Starting with the line containing "- Electrical rough-in" and going on through the line containing "- Drywall requires", return the lines of the data below exactly, and only those.

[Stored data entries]
::::::

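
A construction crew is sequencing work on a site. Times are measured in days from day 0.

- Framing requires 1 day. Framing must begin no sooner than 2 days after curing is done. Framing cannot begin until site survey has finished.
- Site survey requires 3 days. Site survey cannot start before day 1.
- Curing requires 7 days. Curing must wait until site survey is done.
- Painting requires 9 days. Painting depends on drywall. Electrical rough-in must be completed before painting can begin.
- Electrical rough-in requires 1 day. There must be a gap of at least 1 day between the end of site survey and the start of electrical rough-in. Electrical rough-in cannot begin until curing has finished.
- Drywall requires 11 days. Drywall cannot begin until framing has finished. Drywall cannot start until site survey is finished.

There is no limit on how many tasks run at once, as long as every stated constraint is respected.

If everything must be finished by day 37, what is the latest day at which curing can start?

7

Painting has no dependents, so it just needs to finish by day 37. Starting by 37 − 9 = day 28 achieves that.
Since painting (must start by day 28) depends on it, drywall must finish by day 28. Backing off its 11-day duration gives a latest start of day 17.
Framing feeds into drywall (must start by day 17); so framing must finish by day 17 and therefore start by day 16.
Electrical rough-in must finish before painting (must start by day 28). With a 1-day duration, electrical rough-in must start by 28 − 1 = day 27.
Curing feeds framing (must start by day 16, minus 2-day gap → day 14); electrical rough-in (must start by day 27). Taking the minimum, curing must finish by day 14 and start by 14 − 7 = day 7.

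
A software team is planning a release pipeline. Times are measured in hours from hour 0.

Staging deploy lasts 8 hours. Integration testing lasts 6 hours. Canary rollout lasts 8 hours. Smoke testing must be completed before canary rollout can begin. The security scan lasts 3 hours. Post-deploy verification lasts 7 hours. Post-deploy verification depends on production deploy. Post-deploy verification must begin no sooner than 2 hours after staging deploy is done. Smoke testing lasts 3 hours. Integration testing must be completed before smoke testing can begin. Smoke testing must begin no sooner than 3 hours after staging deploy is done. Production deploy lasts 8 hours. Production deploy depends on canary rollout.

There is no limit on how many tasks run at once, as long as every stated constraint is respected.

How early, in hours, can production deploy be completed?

30

Staging deploy can start immediately at hour 0; it finishes at hour 8.
Integration testing can start immediately at hour 0; it finishes at hour 6.
Smoke testing has to wait for integration testing (finishes hour 6); staging deploy (finishes hour 8, plus 3-hour gap → hour 11). The latest of these is hour 11, so smoke testing runs hour 11 to 11 + 3 = hour 14.
After smoke testing (finishes hour 14), canary rollout can start at hour 14 and finishes at hour 22.
Production deploy cannot begin until canary rollout (finishes hour 22). It runs from hour 22 to 22 + 8 = hour 30.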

::::::

→ **Exercise result**
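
- Electrical rough-in requires 1 day. There must be a gap of at least 1 day between the end of site survey and the start of electrical rough-in. Electrical rough-in cannot begin until curing has finished.
- Drywall requires 11 days. Drywall cannot begin until framing has finished. Drywall cannot start until site survey is finished.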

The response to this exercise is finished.